[Task item]
The reply to the records below should contain exactly the lines from the line with "ΔH°rxn = +37.3 kJ/mol" through the line with "ΔH = -44.0 kcal/mol", and nothing besides.

[Data excerpts]

+++

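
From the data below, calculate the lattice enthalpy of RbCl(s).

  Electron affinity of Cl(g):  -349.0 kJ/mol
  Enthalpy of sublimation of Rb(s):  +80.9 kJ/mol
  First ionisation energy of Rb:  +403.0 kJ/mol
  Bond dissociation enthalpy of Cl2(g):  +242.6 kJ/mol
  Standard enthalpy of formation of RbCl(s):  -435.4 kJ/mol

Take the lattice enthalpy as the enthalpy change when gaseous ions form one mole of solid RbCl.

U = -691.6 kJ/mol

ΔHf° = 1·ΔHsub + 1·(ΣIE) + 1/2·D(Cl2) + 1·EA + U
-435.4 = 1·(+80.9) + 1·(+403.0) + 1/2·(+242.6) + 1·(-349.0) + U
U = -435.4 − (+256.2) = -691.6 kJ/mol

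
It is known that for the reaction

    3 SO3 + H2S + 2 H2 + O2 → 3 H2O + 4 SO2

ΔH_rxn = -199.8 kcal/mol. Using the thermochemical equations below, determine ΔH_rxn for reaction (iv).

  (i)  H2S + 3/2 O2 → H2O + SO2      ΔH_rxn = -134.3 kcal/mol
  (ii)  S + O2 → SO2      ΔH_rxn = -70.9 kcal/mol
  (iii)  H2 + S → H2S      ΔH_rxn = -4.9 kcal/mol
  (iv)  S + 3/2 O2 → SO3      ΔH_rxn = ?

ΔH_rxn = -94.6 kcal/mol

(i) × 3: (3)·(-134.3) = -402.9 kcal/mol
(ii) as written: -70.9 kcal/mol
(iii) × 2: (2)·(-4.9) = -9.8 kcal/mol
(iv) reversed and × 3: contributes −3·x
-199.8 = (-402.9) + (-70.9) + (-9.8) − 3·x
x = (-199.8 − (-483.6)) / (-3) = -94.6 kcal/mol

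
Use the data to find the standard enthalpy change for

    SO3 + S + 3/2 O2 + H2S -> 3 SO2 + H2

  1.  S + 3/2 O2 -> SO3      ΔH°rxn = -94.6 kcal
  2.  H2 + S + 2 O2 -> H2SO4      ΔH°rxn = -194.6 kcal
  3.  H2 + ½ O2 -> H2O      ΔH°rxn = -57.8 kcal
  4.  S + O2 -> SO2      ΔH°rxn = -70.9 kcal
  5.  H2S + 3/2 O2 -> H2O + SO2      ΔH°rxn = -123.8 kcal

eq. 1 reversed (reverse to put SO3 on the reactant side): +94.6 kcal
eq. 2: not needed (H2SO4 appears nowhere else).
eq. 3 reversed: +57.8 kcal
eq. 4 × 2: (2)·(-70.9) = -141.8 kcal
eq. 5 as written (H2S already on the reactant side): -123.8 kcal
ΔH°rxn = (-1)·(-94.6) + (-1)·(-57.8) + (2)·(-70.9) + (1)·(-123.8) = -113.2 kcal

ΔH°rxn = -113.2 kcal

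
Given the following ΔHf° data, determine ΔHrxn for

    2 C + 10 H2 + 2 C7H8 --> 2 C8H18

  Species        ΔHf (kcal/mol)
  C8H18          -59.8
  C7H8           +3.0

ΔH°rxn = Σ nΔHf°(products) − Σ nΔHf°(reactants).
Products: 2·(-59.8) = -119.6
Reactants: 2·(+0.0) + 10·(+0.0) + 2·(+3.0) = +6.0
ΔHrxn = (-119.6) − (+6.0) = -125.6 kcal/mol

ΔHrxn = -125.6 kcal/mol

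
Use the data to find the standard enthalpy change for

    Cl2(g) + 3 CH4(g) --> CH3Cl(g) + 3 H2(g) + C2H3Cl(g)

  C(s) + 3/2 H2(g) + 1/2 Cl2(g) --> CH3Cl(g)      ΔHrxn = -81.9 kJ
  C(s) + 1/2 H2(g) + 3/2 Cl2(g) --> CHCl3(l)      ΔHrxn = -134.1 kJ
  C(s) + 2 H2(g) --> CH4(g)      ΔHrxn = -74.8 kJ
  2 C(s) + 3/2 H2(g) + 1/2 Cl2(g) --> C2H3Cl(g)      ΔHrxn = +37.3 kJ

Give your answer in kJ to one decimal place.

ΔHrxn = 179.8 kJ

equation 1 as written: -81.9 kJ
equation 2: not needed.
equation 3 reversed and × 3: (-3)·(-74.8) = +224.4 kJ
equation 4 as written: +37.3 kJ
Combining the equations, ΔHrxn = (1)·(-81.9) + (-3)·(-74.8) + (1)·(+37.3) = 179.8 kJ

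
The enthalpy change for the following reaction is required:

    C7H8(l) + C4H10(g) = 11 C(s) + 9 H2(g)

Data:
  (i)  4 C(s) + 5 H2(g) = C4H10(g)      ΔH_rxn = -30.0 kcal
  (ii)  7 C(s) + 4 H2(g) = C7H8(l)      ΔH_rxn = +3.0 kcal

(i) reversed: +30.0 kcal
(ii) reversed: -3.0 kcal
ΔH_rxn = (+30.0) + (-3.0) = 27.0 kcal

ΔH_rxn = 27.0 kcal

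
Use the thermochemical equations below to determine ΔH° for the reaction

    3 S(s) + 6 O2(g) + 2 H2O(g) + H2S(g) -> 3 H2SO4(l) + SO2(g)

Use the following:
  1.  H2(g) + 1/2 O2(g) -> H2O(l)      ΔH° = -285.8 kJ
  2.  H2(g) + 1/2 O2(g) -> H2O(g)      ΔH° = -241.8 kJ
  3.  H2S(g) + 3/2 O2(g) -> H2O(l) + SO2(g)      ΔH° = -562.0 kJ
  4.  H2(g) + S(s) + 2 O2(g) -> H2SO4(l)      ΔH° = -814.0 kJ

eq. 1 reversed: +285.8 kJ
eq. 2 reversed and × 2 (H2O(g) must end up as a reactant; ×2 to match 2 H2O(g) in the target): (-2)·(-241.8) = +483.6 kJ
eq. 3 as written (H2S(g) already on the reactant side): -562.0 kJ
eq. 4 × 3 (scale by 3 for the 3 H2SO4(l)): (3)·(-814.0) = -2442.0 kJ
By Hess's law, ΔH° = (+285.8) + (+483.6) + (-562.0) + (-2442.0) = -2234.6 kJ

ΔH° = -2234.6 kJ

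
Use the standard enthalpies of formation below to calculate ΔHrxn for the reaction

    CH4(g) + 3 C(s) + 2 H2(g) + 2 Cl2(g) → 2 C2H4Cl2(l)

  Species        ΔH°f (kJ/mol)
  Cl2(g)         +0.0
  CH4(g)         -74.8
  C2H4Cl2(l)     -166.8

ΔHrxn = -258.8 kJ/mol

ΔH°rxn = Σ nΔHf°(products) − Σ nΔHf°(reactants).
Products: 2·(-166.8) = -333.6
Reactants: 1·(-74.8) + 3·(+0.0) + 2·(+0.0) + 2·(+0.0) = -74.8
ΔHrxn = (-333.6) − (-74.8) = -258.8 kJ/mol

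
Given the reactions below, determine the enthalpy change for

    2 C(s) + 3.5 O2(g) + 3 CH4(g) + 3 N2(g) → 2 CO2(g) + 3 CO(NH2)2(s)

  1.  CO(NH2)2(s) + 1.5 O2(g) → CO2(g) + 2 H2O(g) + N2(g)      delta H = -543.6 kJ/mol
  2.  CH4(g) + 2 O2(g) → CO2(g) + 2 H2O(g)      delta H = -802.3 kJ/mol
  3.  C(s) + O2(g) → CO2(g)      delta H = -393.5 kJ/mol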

+++

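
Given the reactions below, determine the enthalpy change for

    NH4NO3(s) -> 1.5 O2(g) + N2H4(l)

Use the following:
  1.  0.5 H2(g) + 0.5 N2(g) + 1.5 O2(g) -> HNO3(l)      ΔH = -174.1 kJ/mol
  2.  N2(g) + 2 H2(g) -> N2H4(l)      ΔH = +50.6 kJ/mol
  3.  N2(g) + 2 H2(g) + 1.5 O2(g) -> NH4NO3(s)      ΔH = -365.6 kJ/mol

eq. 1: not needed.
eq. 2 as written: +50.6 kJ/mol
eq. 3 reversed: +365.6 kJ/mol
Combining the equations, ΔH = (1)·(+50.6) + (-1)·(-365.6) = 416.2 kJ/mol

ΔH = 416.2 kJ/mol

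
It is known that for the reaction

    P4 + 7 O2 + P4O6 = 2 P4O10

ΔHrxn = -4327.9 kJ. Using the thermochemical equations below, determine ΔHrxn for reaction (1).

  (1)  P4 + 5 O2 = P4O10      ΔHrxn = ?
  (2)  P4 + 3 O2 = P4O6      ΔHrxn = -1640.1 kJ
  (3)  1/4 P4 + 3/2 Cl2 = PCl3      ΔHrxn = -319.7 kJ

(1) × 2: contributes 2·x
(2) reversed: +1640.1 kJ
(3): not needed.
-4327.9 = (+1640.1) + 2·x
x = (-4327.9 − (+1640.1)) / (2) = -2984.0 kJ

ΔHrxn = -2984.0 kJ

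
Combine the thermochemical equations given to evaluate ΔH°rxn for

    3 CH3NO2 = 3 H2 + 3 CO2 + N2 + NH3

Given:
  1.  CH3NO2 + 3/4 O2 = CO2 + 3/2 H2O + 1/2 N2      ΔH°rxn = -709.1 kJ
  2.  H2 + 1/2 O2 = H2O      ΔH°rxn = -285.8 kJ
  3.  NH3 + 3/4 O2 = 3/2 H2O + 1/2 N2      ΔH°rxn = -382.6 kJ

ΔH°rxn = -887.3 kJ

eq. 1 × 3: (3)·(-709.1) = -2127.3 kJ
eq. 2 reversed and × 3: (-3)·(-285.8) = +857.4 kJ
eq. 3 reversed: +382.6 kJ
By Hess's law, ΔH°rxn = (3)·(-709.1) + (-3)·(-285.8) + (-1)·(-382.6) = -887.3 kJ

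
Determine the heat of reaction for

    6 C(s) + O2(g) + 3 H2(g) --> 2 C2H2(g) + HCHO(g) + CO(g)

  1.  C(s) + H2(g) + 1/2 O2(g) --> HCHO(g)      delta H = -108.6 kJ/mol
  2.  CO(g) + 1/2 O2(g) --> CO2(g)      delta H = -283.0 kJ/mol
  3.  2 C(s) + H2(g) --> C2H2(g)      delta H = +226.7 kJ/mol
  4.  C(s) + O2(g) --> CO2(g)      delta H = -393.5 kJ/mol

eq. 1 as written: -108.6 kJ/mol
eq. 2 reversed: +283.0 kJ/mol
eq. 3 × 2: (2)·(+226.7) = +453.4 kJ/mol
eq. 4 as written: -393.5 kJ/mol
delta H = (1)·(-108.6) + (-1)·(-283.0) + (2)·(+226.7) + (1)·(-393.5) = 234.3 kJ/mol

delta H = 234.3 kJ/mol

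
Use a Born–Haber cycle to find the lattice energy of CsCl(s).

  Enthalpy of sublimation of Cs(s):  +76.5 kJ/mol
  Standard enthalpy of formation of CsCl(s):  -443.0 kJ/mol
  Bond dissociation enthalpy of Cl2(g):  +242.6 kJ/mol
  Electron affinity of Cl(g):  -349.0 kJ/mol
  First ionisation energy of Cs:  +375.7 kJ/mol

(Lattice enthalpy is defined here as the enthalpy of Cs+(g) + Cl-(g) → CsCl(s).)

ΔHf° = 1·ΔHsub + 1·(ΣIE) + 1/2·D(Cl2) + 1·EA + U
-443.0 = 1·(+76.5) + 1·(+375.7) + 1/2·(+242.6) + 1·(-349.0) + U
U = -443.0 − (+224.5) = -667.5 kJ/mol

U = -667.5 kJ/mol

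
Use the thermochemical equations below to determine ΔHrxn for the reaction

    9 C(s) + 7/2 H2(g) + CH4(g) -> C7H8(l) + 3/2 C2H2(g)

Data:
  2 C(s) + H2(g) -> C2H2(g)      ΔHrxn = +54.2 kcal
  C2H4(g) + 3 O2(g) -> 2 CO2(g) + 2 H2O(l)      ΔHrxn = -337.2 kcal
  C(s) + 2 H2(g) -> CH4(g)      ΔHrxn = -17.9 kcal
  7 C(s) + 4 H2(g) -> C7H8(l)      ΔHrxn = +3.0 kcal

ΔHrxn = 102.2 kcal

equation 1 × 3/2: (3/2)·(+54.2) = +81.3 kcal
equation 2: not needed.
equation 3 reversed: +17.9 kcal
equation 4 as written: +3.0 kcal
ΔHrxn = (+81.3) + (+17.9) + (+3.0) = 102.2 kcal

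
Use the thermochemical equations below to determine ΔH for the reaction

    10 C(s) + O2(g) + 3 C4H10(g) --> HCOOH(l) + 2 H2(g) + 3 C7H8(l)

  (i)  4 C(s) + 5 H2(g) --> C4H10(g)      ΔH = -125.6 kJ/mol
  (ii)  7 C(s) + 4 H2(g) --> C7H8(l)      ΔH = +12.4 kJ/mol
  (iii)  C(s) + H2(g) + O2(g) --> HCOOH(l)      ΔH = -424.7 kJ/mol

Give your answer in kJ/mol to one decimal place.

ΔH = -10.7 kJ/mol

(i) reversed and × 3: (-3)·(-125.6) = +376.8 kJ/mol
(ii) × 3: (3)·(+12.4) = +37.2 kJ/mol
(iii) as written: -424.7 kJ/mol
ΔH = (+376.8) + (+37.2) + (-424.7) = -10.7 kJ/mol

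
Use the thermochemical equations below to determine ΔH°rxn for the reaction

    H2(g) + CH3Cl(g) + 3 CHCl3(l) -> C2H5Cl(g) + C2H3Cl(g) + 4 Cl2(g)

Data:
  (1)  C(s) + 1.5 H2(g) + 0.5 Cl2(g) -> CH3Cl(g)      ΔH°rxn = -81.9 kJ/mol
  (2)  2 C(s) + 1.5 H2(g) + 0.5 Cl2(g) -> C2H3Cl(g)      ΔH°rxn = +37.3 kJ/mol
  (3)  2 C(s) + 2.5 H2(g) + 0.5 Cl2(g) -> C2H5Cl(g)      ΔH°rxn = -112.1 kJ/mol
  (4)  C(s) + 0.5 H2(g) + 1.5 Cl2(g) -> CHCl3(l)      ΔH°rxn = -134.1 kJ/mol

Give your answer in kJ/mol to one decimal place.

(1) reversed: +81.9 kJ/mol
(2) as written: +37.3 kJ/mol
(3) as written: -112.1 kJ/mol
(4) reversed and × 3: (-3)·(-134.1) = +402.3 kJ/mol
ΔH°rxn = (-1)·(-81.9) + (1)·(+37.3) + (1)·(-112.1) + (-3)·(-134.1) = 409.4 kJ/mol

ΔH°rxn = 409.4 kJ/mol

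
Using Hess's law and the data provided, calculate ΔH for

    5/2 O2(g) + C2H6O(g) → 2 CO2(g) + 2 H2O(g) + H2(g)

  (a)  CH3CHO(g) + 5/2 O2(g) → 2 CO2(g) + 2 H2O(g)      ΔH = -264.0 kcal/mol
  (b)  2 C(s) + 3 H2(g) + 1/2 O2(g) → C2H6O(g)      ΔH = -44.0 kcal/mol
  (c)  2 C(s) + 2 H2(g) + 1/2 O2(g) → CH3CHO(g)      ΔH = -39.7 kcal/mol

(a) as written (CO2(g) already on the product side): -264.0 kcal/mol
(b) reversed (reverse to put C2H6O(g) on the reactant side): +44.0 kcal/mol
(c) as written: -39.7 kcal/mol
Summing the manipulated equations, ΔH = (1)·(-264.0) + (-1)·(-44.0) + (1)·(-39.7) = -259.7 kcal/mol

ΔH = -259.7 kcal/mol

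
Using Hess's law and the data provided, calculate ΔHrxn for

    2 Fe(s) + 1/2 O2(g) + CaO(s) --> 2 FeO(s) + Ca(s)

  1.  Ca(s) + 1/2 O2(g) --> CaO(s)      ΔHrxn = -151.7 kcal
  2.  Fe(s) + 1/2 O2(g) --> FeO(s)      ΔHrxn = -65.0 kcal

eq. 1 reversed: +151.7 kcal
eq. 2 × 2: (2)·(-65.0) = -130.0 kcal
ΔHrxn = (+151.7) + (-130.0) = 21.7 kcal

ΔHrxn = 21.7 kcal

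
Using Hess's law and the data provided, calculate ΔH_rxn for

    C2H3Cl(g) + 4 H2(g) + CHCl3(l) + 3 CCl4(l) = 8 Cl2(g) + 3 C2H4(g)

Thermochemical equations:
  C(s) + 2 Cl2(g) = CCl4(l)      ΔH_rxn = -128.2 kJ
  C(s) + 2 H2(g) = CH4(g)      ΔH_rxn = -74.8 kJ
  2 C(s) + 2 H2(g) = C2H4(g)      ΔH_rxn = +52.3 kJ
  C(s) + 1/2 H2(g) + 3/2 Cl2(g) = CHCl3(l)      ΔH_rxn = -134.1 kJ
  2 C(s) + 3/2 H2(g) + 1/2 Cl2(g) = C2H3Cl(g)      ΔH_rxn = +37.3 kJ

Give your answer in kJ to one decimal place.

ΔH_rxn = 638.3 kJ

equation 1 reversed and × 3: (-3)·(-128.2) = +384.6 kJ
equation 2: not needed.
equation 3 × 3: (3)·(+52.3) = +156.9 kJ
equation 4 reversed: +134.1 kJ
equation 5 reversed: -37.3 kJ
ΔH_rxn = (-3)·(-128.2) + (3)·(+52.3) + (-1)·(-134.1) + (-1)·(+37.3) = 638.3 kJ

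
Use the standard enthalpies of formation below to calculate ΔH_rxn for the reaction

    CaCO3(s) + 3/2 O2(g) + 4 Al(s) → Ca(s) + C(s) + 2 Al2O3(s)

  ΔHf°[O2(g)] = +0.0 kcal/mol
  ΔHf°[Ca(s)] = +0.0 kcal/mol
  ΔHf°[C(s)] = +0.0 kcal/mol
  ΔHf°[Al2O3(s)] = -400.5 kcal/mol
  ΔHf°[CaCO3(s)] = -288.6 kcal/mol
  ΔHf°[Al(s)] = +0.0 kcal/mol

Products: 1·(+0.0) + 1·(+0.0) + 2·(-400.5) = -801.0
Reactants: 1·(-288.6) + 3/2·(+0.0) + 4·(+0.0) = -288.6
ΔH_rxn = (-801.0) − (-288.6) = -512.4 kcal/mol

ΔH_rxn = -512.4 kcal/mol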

+++

[Answer box]
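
  (2)  2 C(s) + 1.5 H2(g) + 0.5 Cl2(g) -> C2H3Cl(g)      ΔH°rxn = +37.3 kJ/mol
  (3)  2 C(s) + 2.5 H2(g) + 0.5 Cl2(g) -> C2H5Cl(g)      ΔH°rxn = -112.1 kJ/mol
  (4)  C(s) + 0.5 H2(g) + 1.5 Cl2(g) -> CHCl3(l)      ΔH°rxn = -134.1 kJ/mol

Give your answer in kJ/mol to one decimal place.

(1) reversed: +81.9 kJ/mol
(2) as written: +37.3 kJ/mol
(3) as written: -112.1 kJ/mol
(4) reversed and × 3: (-3)·(-134.1) = +402.3 kJ/mol
ΔH°rxn = (-1)·(-81.9) + (1)·(+37.3) + (1)·(-112.1) + (-3)·(-134.1) = 409.4 kJ/mol

ΔH°rxn = 409.4 kJ/mol

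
Using Hess's law and the data provided, calculate ΔH for

    5/2 O2(g) + C2H6O(g) → 2 CO2(g) + 2 H2O(g) + H2(g)

  (a)  CH3CHO(g) + 5/2 O2(g) → 2 CO2(g) + 2 H2O(g)      ΔH = -264.0 kcal/mol
  (b)  2 C(s) + 3 H2(g) + 1/2 O2(g) → C2H6O(g)      ΔH = -44.0 kcal/mol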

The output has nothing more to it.